━━━━━ Data supplied ━━━━━

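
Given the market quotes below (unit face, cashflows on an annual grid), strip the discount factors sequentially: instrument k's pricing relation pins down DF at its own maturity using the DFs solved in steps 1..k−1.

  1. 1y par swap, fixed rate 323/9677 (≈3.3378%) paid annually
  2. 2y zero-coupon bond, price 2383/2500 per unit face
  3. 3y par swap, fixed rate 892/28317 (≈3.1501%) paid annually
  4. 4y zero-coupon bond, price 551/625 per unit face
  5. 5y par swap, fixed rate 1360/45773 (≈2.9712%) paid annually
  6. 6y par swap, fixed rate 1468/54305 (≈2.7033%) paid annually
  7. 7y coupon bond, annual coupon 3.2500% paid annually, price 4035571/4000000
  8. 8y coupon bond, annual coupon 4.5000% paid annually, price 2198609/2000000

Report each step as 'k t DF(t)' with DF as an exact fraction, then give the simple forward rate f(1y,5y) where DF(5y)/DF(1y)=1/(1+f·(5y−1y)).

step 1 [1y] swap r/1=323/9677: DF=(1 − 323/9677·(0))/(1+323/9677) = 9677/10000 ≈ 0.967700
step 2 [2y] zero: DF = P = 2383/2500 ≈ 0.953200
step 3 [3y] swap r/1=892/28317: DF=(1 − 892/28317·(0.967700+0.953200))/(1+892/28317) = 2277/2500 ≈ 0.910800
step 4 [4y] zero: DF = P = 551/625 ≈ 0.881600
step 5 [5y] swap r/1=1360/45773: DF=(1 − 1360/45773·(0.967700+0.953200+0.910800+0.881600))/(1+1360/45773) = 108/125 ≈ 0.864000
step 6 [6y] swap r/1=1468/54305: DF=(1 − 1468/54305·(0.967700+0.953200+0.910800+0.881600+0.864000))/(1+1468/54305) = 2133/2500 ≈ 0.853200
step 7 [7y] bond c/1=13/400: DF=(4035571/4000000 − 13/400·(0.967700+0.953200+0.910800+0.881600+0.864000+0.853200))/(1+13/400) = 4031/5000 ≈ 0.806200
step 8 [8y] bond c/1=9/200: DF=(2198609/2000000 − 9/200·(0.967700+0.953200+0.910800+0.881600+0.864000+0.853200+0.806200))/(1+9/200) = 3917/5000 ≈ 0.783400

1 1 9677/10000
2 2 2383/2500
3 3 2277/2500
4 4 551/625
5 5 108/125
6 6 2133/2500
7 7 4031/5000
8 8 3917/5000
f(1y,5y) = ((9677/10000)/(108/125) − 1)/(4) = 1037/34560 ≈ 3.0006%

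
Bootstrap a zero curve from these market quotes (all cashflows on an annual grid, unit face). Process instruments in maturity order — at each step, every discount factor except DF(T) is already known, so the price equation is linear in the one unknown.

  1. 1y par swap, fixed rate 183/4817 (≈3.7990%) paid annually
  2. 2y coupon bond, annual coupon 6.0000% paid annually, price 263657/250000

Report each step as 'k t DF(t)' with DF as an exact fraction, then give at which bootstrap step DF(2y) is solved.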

━━━━━
━━━━━ Data supplied ━━━━━

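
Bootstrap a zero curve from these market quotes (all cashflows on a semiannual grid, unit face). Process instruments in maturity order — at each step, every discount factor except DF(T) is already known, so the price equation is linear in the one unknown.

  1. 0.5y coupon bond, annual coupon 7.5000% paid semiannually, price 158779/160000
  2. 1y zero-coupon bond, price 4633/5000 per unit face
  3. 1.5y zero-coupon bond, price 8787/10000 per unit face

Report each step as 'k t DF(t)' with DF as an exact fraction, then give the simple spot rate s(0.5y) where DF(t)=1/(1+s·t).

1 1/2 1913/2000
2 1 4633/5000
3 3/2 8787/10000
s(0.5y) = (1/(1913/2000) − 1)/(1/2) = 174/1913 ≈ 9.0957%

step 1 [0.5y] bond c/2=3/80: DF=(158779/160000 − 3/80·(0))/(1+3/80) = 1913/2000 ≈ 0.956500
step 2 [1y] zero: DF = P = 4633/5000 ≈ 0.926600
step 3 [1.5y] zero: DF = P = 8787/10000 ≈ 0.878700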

━━━━━

Above are the entries. Output exactly the lines beginning with the line that has "Given the market" and ending with the line that has "8. 8y coupon".

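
Given the market quotes below (unit face, cashflows on an annual grid), strip the discount factors sequentially: instrument k's pricing relation pins down DF at its own maturity using the DFs solved in steps 1..k−1.

  1. 1y par swap, fixed rate 323/9677 (≈3.3378%) paid annually
  2. 2y zero-coupon bond, price 2383/2500 per unit face
  3. 3y par swap, fixed rate 892/28317 (≈3.1501%) paid annually
  4. 4y zero-coupon bond, price 551/625 per unit face
  5. 5y par swap, fixed rate 1360/45773 (≈2.9712%) paid annually
  6. 6y par swap, fixed rate 1468/54305 (≈2.7033%) paid annually
  7. 7y coupon bond, annual coupon 3.2500% paid annually, price 4035571/4000000
  8. 8y coupon bond, annual coupon 4.5000% paid annually, price 2198609/2000000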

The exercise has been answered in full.